---- DATASET RECORDS
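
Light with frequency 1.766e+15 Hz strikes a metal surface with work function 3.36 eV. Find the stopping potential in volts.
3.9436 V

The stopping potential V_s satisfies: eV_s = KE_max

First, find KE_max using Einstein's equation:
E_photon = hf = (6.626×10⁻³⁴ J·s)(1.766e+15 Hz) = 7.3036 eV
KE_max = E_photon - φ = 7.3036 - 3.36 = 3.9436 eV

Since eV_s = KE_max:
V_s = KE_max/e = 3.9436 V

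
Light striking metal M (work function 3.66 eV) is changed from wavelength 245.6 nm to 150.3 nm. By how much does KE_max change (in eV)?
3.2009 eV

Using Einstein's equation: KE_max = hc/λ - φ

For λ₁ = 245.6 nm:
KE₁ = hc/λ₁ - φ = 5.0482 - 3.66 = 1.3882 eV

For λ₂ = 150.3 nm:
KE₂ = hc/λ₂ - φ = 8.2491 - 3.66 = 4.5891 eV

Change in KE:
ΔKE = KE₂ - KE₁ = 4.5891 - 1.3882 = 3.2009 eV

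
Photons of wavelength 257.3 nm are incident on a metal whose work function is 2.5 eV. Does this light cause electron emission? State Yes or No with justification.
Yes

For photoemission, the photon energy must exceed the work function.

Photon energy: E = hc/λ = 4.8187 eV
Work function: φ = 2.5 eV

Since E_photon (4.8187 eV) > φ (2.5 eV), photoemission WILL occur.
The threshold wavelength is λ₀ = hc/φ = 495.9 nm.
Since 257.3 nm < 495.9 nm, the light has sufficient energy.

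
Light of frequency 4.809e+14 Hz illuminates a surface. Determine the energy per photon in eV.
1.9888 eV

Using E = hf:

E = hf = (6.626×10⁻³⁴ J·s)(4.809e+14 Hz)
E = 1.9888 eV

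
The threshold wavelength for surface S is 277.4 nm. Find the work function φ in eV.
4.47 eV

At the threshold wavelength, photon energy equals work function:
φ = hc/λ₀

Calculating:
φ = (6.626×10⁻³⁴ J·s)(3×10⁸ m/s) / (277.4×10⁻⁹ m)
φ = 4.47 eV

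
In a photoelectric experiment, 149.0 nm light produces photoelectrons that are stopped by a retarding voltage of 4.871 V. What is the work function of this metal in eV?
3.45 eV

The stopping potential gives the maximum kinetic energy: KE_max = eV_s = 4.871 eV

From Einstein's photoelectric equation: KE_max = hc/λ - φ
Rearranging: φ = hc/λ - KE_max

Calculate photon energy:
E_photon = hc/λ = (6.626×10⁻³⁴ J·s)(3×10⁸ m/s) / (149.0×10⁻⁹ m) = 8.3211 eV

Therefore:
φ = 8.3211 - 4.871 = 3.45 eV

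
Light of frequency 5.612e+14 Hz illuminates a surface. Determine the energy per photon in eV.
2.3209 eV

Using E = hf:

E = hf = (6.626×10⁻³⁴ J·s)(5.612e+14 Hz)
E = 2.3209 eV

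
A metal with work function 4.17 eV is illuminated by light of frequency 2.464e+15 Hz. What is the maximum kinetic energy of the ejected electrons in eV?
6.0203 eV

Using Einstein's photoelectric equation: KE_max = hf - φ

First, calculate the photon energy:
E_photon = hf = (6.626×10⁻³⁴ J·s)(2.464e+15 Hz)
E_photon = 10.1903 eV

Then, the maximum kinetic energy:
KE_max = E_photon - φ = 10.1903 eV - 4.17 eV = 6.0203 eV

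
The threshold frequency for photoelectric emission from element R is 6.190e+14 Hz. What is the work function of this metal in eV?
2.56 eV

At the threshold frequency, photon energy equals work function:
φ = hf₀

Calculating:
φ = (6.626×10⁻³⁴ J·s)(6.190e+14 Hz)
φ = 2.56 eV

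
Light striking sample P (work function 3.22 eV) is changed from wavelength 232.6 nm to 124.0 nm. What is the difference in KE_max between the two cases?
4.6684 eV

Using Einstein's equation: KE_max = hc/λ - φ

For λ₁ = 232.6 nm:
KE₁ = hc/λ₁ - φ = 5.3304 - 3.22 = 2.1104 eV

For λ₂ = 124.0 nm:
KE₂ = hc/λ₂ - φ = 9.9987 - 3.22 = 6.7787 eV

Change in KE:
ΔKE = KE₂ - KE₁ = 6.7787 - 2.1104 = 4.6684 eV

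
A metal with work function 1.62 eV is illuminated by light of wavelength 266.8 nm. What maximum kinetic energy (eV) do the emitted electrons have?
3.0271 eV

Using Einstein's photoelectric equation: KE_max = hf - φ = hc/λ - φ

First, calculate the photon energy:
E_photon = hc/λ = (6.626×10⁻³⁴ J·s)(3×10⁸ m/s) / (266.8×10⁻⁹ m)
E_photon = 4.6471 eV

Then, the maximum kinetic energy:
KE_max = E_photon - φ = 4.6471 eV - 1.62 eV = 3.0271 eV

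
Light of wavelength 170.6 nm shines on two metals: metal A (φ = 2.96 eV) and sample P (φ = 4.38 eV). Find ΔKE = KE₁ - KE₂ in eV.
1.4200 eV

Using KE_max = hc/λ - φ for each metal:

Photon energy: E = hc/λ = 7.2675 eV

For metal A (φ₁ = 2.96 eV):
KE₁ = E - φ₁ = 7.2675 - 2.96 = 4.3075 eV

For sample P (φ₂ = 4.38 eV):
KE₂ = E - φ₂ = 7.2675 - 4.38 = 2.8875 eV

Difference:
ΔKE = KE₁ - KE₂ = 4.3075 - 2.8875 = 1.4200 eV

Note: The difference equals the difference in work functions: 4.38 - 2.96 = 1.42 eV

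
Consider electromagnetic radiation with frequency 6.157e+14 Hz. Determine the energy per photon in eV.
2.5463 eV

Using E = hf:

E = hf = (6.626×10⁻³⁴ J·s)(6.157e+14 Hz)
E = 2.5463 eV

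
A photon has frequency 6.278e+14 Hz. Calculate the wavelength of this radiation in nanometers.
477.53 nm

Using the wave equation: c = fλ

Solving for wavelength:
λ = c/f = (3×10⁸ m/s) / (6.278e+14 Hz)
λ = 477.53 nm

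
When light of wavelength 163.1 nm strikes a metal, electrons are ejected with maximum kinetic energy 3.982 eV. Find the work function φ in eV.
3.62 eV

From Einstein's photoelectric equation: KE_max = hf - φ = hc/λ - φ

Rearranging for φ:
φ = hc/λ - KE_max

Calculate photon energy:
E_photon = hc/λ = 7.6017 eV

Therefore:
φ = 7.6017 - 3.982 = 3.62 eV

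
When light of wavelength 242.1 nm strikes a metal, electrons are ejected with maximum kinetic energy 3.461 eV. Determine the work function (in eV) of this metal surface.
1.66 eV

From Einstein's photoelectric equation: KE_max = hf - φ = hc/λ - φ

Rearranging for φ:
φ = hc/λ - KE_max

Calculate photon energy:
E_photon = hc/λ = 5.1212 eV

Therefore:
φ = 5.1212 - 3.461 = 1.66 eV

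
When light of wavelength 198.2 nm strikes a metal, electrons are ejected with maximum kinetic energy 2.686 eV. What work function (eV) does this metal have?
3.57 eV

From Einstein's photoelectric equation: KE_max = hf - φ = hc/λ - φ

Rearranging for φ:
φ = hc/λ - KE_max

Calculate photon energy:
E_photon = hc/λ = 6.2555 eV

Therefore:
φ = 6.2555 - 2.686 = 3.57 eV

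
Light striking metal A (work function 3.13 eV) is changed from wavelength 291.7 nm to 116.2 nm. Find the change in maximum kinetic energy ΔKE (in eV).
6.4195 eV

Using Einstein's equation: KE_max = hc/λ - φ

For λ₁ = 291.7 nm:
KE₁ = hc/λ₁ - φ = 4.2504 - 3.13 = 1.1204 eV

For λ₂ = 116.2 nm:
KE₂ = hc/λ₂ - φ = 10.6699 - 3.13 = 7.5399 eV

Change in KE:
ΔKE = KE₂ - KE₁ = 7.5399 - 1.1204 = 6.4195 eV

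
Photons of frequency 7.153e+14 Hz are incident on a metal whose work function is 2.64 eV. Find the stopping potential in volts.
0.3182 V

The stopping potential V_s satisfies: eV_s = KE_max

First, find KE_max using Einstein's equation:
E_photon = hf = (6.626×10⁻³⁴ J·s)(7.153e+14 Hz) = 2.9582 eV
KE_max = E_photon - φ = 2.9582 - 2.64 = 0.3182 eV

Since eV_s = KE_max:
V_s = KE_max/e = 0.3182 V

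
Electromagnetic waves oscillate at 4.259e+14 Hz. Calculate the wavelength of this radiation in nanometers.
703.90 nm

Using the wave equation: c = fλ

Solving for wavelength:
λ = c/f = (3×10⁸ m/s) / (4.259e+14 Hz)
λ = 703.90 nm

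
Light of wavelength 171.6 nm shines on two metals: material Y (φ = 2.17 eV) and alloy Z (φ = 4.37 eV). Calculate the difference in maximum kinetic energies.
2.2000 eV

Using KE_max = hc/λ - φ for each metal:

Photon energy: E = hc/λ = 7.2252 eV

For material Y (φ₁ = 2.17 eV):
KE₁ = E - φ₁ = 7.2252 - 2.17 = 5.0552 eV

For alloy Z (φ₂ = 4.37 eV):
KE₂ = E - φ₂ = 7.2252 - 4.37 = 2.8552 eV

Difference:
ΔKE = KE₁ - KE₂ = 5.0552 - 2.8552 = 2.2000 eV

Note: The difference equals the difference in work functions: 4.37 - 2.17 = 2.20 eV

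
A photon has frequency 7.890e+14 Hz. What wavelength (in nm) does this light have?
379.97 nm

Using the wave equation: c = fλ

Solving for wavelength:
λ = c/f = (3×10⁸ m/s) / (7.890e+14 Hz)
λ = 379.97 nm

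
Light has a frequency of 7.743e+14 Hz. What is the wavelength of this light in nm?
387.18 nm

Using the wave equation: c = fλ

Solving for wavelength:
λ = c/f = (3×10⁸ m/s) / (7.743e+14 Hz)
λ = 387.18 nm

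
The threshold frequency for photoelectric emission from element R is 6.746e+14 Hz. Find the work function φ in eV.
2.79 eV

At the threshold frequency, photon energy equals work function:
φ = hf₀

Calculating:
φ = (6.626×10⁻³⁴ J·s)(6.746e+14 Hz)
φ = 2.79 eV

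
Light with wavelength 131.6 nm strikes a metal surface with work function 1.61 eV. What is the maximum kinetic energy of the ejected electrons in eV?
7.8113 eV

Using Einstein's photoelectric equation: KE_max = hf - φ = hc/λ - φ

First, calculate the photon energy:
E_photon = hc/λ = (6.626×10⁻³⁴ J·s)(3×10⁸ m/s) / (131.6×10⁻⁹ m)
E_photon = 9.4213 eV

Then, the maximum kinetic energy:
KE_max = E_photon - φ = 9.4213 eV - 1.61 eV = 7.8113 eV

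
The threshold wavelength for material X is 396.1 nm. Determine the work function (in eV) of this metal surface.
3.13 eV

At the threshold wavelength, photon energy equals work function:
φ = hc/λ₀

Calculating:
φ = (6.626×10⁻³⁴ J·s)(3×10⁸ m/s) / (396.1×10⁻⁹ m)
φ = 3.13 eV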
--------
# TASK STATEMENT:
Write out exactly each line of the entries, starting at the one containing "Light has a" and finishing with the last line.

# FINAL ANSWER:
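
Light has a frequency of 7.743e+14 Hz. What is the wavelength of this light in nm?
387.18 nm

Using the wave equation: c = fλ

Solving for wavelength:
λ = c/f = (3×10⁸ m/s) / (7.743e+14 Hz)
λ = 387.18 nm

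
The threshold frequency for photoelectric emission from element R is 6.746e+14 Hz. Find the work function φ in eV.
2.79 eV

At the threshold frequency, photon energy equals work function:
φ = hf₀

Calculating:
φ = (6.626×10⁻³⁴ J·s)(6.746e+14 Hz)
φ = 2.79 eV

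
Light with wavelength 131.6 nm strikes a metal surface with work function 1.61 eV. What is the maximum kinetic energy of the ejected electrons in eV?
7.8113 eV

Using Einstein's photoelectric equation: KE_max = hf - φ = hc/λ - φ

First, calculate the photon energy:
E_photon = hc/λ = (6.626×10⁻³⁴ J·s)(3×10⁸ m/s) / (131.6×10⁻⁹ m)
E_photon = 9.4213 eV

Then, the maximum kinetic energy:
KE_max = E_photon - φ = 9.4213 eV - 1.61 eV = 7.8113 eV

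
The threshold wavelength for material X is 396.1 nm. Determine the work function (in eV) of this metal surface.
3.13 eV

At the threshold wavelength, photon energy equals work function:
φ = hc/λ₀

Calculating:
φ = (6.626×10⁻³⁴ J·s)(3×10⁸ m/s) / (396.1×10⁻⁹ m)
φ = 3.13 eV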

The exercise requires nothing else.